Required action - What is needed is an exact copy of all the lines below.

[Opening Exercise inputs section]

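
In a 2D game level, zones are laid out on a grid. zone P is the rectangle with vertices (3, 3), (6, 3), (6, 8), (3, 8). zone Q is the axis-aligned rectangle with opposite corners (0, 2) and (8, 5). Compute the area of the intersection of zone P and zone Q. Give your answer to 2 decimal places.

6.00

|zone P∩zone Q|: x∈[3,6], y∈[3,5] → 3·2 = 6.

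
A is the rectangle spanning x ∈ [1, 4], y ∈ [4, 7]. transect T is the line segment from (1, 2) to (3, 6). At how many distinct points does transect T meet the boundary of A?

The segment meets the boundary at (2,4).

1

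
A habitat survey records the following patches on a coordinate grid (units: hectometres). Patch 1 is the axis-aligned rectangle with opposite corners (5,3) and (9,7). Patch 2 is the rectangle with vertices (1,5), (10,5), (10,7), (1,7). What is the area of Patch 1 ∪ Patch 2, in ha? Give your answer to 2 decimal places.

By inclusion–exclusion:
Individual areas: |Patch 1| = 16, |Patch 2| = 18.
|Patch 1∩Patch 2|: x∈[5,9], y∈[5,7] → 4·2 = 8.
|Patch 1 ∪ Patch 2| = 34 − 8 = 26.00.

26.00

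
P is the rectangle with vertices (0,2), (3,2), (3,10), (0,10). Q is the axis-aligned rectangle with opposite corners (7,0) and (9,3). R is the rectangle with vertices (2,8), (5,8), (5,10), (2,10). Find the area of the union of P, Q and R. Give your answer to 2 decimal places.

34.00

By inclusion–exclusion:
Individual areas: |P| = 24, |Q| = 6, |R| = 6.
|P∩Q| = 0 (no overlap).
|P∩R|: x∈[2,3], y∈[8,10] → 1·2 = 2.
|Q∩R| = 0 (no overlap).
|P∩Q∩R| = 0.
|P ∪ Q ∪ R| = 36 − 2 + 0 = 34.00.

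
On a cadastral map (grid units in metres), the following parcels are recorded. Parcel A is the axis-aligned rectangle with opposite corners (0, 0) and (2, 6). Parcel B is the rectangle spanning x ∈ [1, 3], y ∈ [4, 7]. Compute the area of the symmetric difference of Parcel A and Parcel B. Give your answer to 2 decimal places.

|Parcel A∩Parcel B|: x∈[1,2], y∈[4,6] → 1·2 = 2.
|Parcel A △ Parcel B| = |Parcel A| + |Parcel B| − 2·|Parcel A∩Parcel B| = 12 + 6 − 4 = 14.00.

14.00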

[Closing Exercise inputs section]

Written answer -
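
In a 2D game level, zones are laid out on a grid. zone P is the rectangle with vertices (3, 3), (6, 3), (6, 8), (3, 8). zone Q is the axis-aligned rectangle with opposite corners (0, 2) and (8, 5). Compute the area of the intersection of zone P and zone Q. Give your answer to 2 decimal places.

6.00

|zone P∩zone Q|: x∈[3,6], y∈[3,5] → 3·2 = 6.

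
A is the rectangle spanning x ∈ [1, 4], y ∈ [4, 7]. transect T is the line segment from (1, 2) to (3, 6). At how many distinct points does transect T meet the boundary of A?

The segment meets the boundary at (2,4).

1

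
A habitat survey records the following patches on a coordinate grid (units: hectometres). Patch 1 is the axis-aligned rectangle with opposite corners (5,3) and (9,7). Patch 2 is the rectangle with vertices (1,5), (10,5), (10,7), (1,7). What is the area of Patch 1 ∪ Patch 2, in ha? Give your answer to 2 decimal places.

By inclusion–exclusion:
Individual areas: |Patch 1| = 16, |Patch 2| = 18.
|Patch 1∩Patch 2|: x∈[5,9], y∈[5,7] → 4·2 = 8.
|Patch 1 ∪ Patch 2| = 34 − 8 = 26.00.

26.00

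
P is the rectangle with vertices (0,2), (3,2), (3,10), (0,10). Q is the axis-aligned rectangle with opposite corners (7,0) and (9,3). R is the rectangle with vertices (2,8), (5,8), (5,10), (2,10). Find the area of the union of P, Q and R. Give your answer to 2 decimal places.

34.00

By inclusion–exclusion:
Individual areas: |P| = 24, |Q| = 6, |R| = 6.
|P∩Q| = 0 (no overlap).
|P∩R|: x∈[2,3], y∈[8,10] → 1·2 = 2.
|Q∩R| = 0 (no overlap).
|P∩Q∩R| = 0.
|P ∪ Q ∪ R| = 36 − 2 + 0 = 34.00.

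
On a cadastral map (grid units in metres), the following parcels are recorded. Parcel A is the axis-aligned rectangle with opposite corners (0, 0) and (2, 6). Parcel B is the rectangle spanning x ∈ [1, 3], y ∈ [4, 7]. Compute the area of the symmetric difference of Parcel A and Parcel B. Give your answer to 2 decimal places.

|Parcel A∩Parcel B|: x∈[1,2], y∈[4,6] → 1·2 = 2.
|Parcel A △ Parcel B| = |Parcel A| + |Parcel B| − 2·|Parcel A∩Parcel B| = 12 + 6 − 4 = 14.00.

14.00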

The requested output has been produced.